[Saved entries]
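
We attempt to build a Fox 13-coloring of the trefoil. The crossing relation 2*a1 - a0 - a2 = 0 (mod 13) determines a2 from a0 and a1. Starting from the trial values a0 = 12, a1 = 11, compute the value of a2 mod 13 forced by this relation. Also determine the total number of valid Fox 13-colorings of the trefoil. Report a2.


Step 1: Apply the given crossing relation 2*a1 - a0 - a2 = 0 (mod 13).
  a2 = 2*a1 - a0 mod 13
  a2 = 2*11 - 12 mod 13
  a2 = 22 - 12 mod 13
  a2 = 10 mod 13 = 10
Step 2: The trefoil has determinant 3.
  Number of Fox p-colorings (p prime) is p^2 if p = 3, else p.
  Since 13 does not divide 3, only trivial (constant) colorings exist.
  (So the trial a0 = 12, a1 = 11 with a0 != a1 does NOT extend to a valid coloring of the whole trefoil: the other two crossing relations require 3*(a1 - a0) = 0 (mod 13), which fails.)
  Total colorings = 13
Step 3: a2 = 10, total Fox 13-colorings = 13

10


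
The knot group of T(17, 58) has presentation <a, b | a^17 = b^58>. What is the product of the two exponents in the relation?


The relation is a^17 = b^58.
Product of exponents = 17 * 58
= 986

986


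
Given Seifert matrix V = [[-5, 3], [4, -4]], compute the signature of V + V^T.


Step 1: V + V^T = [[-10, 7], [7, -8]]
Step 2: trace = -18, det = 31
Step 3: Discriminant = (-18)^2 - 4*31 = 200
Step 4: Eigenvalues: -1.92893, -16.0711
Step 5: Signature = (# positive eigenvalues) - (# negative eigenvalues) = -2

-2


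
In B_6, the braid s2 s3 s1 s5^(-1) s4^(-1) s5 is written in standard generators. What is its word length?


The word length counts the number of generators (including inverses).
Listing each generator: s2, s3, s1, s5^(-1), s4^(-1), s5
There are 6 generators in this braid word.

6


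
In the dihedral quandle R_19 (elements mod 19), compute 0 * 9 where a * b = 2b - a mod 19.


0 * 9 = 2*9 - 0 mod 19
= 18 - 0 mod 19
= 18 mod 19 = 18

18


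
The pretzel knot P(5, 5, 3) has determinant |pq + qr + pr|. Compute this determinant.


Step 1: Compute pq + qr + pr.
pq = 5*5 = 25
qr = 5*3 = 15
pr = 5*3 = 15
pq + qr + pr = 25 + 15 + 15 = 55
Step 2: Take absolute value.
det(P(5,5,3)) = |55| = 55

55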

DIRECTIONS FOR THIS TASK: Copy all the entries exactly.

YOUR RESPONSE:
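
We attempt to build a Fox 13-coloring of the trefoil. The crossing relation 2*a1 - a0 - a2 = 0 (mod 13) determines a2 from a0 and a1. Starting from the trial values a0 = 12, a1 = 11, compute the value of a2 mod 13 forced by this relation. Also determine the total number of valid Fox 13-colorings of the trefoil. Report a2.


Step 1: Apply the given crossing relation 2*a1 - a0 - a2 = 0 (mod 13).
  a2 = 2*a1 - a0 mod 13
  a2 = 2*11 - 12 mod 13
  a2 = 22 - 12 mod 13
  a2 = 10 mod 13 = 10
Step 2: The trefoil has determinant 3.
  Number of Fox p-colorings (p prime) is p^2 if p = 3, else p.
  Since 13 does not divide 3, only trivial (constant) colorings exist.
  (So the trial a0 = 12, a1 = 11 with a0 != a1 does NOT extend to a valid coloring of the whole trefoil: the other two crossing relations require 3*(a1 - a0) = 0 (mod 13), which fails.)
  Total colorings = 13
Step 3: a2 = 10, total Fox 13-colorings = 13

10


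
The knot group of T(17, 58) has presentation <a, b | a^17 = b^58>. What is the product of the two exponents in the relation?


The relation is a^17 = b^58.
Product of exponents = 17 * 58
= 986

986


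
Given Seifert matrix V = [[-5, 3], [4, -4]], compute the signature of V + V^T.


Step 1: V + V^T = [[-10, 7], [7, -8]]
Step 2: trace = -18, det = 31
Step 3: Discriminant = (-18)^2 - 4*31 = 200
Step 4: Eigenvalues: -1.92893, -16.0711
Step 5: Signature = (# positive eigenvalues) - (# negative eigenvalues) = -2

-2


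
In B_6, the braid s2 s3 s1 s5^(-1) s4^(-1) s5 is written in standard generators. What is its word length?


The word length counts the number of generators (including inverses).
Listing each generator: s2, s3, s1, s5^(-1), s4^(-1), s5
There are 6 generators in this braid word.

6


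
In the dihedral quandle R_19 (elements mod 19), compute 0 * 9 where a * b = 2b - a mod 19.


0 * 9 = 2*9 - 0 mod 19
= 18 - 0 mod 19
= 18 mod 19 = 18

18


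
The pretzel knot P(5, 5, 3) has determinant |pq + qr + pr|. Compute this determinant.


Step 1: Compute pq + qr + pr.
pq = 5*5 = 25
qr = 5*3 = 15
pr = 5*3 = 15
pq + qr + pr = 25 + 15 + 15 = 55
Step 2: Take absolute value.
det(P(5,5,3)) = |55| = 55

55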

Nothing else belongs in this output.